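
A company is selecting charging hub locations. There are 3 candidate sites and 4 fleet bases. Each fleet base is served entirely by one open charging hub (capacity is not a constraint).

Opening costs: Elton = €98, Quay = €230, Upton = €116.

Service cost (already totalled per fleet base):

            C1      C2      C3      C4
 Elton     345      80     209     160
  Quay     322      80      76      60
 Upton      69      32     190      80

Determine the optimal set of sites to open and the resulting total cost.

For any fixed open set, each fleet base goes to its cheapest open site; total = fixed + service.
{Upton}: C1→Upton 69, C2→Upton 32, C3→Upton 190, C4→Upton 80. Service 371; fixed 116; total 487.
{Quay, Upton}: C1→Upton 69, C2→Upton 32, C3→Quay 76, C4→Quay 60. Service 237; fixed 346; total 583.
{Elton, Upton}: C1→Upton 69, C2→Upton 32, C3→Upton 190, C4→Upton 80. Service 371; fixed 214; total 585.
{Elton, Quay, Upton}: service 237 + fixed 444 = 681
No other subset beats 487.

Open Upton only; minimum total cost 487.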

* * * * * * *

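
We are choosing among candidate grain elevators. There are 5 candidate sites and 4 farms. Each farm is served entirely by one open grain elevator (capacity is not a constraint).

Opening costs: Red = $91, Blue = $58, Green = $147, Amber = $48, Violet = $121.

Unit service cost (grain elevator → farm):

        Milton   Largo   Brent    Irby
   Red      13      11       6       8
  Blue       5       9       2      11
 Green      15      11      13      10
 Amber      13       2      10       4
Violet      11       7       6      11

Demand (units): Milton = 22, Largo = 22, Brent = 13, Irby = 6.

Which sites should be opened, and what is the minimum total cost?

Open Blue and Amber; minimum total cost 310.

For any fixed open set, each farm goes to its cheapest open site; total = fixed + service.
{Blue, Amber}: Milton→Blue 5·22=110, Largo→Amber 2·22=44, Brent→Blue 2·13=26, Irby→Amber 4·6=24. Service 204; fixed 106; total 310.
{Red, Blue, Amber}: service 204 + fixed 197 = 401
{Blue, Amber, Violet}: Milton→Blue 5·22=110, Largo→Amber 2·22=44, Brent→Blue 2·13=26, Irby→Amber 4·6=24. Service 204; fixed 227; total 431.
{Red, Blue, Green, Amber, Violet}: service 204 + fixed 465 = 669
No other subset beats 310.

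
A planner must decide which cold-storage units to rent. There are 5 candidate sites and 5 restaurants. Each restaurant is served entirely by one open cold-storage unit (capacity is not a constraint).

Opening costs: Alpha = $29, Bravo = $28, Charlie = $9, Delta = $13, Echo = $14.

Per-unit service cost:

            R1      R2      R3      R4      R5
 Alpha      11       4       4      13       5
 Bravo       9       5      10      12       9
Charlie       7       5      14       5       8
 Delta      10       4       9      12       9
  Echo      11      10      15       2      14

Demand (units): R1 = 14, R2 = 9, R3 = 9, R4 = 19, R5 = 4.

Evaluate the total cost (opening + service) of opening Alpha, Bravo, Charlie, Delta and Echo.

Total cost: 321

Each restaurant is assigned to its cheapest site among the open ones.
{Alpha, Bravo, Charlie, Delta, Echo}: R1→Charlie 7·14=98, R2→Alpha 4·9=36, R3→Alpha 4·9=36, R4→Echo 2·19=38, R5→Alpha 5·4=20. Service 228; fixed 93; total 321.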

* * * * * * *

== ABOUT THIS TASK ==
Only the lines above from the line containing "A company is" through the line containing "Service cost (already" should be retyped, exactly and with both ends included.

== SOLUTION BELOW ==
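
A company is selecting charging hub locations. There are 3 candidate sites and 4 fleet bases. Each fleet base is served entirely by one open charging hub (capacity is not a constraint).

Opening costs: Elton = €98, Quay = €230, Upton = €116.

Service cost (already totalled per fleet base):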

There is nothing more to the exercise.